### Source data

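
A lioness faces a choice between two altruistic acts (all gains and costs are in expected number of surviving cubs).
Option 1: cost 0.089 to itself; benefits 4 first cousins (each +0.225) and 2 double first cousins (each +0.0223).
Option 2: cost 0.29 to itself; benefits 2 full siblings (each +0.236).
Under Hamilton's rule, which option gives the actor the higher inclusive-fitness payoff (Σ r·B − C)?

Option 1

Option 1: r to a first cousin = 0.125.
Option 1: r to a double first cousin = 0.25.
Option 1: Σ r·B − C = (4·0.125·0.225 + 2·0.25·0.0223) − 0.089 = 0.03465.
Option 2: r to a full sibling = 0.5.
Option 2: Σ r·B − C = (2·0.5·0.236) − 0.29 = -0.054.
Option 1 has the higher net inclusive-fitness payoff.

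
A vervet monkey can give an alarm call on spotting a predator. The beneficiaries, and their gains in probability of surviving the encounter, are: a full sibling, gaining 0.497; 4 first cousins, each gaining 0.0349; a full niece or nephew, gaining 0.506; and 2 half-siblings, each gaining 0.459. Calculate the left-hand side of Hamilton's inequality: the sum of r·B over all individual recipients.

0.62195

r to a full sibling = 0.5 (full sibs share both parents — two paths of length 2: r = 2·(1/2)^2 = 1/2).
r to a first cousin = 0.125 (first cousins share one grandparent pair — two paths of length 4: r = 2·(1/2)^4 = 1/8).
r to a full niece or nephew = 0.25 (full aunt/uncle↔niece/nephew: two paths of length 3 through the shared grandparent pair: r = 2·(1/2)^3 = 1/4).
r to a half-sibling = 0.25 (half-sibs share one parent — one path of length 2: r = (1/2)^2 = 1/4).
Summing one r·B term per recipient: 1·0.5·0.497 + 4·0.125·0.0349 + 1·0.25·0.506 + 2·0.25·0.459 = 0.62195.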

######

* What you are asked to do *
Every entry above should be given again exactly as shown.

* Response to this task *
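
A lioness faces a choice between two altruistic acts (all gains and costs are in expected number of surviving cubs).
Option 1: cost 0.089 to itself; benefits 4 first cousins (each +0.225) and 2 double first cousins (each +0.0223).
Option 2: cost 0.29 to itself; benefits 2 full siblings (each +0.236).
Under Hamilton's rule, which option gives the actor the higher inclusive-fitness payoff (Σ r·B − C)?

Option 1

Option 1: r to a first cousin = 0.125.
Option 1: r to a double first cousin = 0.25.
Option 1: Σ r·B − C = (4·0.125·0.225 + 2·0.25·0.0223) − 0.089 = 0.03465.
Option 2: r to a full sibling = 0.5.
Option 2: Σ r·B − C = (2·0.5·0.236) − 0.29 = -0.054.
Option 1 has the higher net inclusive-fitness payoff.

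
A vervet monkey can give an alarm call on spotting a predator. The beneficiaries, and their gains in probability of surviving the encounter, are: a full sibling, gaining 0.497; 4 first cousins, each gaining 0.0349; a full niece or nephew, gaining 0.506; and 2 half-siblings, each gaining 0.459. Calculate the left-hand side of Hamilton's inequality: the sum of r·B over all individual recipients.

0.62195

r to a full sibling = 0.5 (full sibs share both parents — two paths of length 2: r = 2·(1/2)^2 = 1/2).
r to a first cousin = 0.125 (first cousins share one grandparent pair — two paths of length 4: r = 2·(1/2)^4 = 1/8).
r to a full niece or nephew = 0.25 (full aunt/uncle↔niece/nephew: two paths of length 3 through the shared grandparent pair: r = 2·(1/2)^3 = 1/4).
r to a half-sibling = 0.25 (half-sibs share one parent — one path of length 2: r = (1/2)^2 = 1/4).
Summing one r·B term per recipient: 1·0.5·0.497 + 4·0.125·0.0349 + 1·0.25·0.506 + 2·0.25·0.459 = 0.62195.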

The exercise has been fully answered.